> **What the task requires**
Print the records below word for word, beginning with the first line and ending once the line containing "3. Take square root: x = sqrt(-5)" is printed.

--- START ---

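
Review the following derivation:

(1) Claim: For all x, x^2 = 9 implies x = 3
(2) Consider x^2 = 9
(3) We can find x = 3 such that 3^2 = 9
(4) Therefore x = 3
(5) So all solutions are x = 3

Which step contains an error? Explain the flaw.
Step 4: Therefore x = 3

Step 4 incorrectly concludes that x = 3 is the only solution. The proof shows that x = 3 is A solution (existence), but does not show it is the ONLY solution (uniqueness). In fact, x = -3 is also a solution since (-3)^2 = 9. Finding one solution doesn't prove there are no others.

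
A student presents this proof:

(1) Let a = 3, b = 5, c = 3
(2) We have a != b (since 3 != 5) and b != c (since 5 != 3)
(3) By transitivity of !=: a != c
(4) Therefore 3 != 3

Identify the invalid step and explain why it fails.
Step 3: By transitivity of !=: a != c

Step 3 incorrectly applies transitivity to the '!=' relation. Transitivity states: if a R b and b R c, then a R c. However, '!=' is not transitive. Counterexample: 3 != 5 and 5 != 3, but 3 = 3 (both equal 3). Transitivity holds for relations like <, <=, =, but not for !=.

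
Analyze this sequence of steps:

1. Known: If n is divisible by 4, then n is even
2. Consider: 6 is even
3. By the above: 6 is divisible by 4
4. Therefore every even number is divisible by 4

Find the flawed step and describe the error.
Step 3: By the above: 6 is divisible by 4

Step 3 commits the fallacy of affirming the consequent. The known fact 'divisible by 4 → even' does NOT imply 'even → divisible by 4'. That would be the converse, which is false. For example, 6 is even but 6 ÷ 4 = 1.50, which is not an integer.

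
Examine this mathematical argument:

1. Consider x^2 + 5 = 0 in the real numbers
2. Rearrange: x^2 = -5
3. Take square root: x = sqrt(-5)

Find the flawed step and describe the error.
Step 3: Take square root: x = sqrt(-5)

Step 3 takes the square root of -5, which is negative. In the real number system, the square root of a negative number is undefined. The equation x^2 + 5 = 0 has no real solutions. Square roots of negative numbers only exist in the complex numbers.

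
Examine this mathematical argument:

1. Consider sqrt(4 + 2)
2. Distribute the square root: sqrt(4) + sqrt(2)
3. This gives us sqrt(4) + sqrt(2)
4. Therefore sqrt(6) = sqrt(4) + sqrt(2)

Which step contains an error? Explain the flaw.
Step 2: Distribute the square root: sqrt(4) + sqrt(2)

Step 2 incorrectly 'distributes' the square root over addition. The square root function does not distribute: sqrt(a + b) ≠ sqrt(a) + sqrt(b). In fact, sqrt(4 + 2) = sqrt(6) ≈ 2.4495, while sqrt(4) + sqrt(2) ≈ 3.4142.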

--- END ---

> **Response area**
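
Review the following derivation:

(1) Claim: For all x, x^2 = 9 implies x = 3
(2) Consider x^2 = 9
(3) We can find x = 3 such that 3^2 = 9
(4) Therefore x = 3
(5) So all solutions are x = 3

Which step contains an error? Explain the flaw.
Step 4: Therefore x = 3

Step 4 incorrectly concludes that x = 3 is the only solution. The proof shows that x = 3 is A solution (existence), but does not show it is the ONLY solution (uniqueness). In fact, x = -3 is also a solution since (-3)^2 = 9. Finding one solution doesn't prove there are no others.

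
A student presents this proof:

(1) Let a = 3, b = 5, c = 3
(2) We have a != b (since 3 != 5) and b != c (since 5 != 3)
(3) By transitivity of !=: a != c
(4) Therefore 3 != 3

Identify the invalid step and explain why it fails.
Step 3: By transitivity of !=: a != c

Step 3 incorrectly applies transitivity to the '!=' relation. Transitivity states: if a R b and b R c, then a R c. However, '!=' is not transitive. Counterexample: 3 != 5 and 5 != 3, but 3 = 3 (both equal 3). Transitivity holds for relations like <, <=, =, but not for !=.

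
Analyze this sequence of steps:

1. Known: If n is divisible by 4, then n is even
2. Consider: 6 is even
3. By the above: 6 is divisible by 4
4. Therefore every even number is divisible by 4

Find the flawed step and describe the error.
Step 3: By the above: 6 is divisible by 4

Step 3 commits the fallacy of affirming the consequent. The known fact 'divisible by 4 → even' does NOT imply 'even → divisible by 4'. That would be the converse, which is false. For example, 6 is even but 6 ÷ 4 = 1.50, which is not an integer.

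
Examine this mathematical argument:

1. Consider x^2 + 5 = 0 in the real numbers
2. Rearrange: x^2 = -5
3. Take square root: x = sqrt(-5)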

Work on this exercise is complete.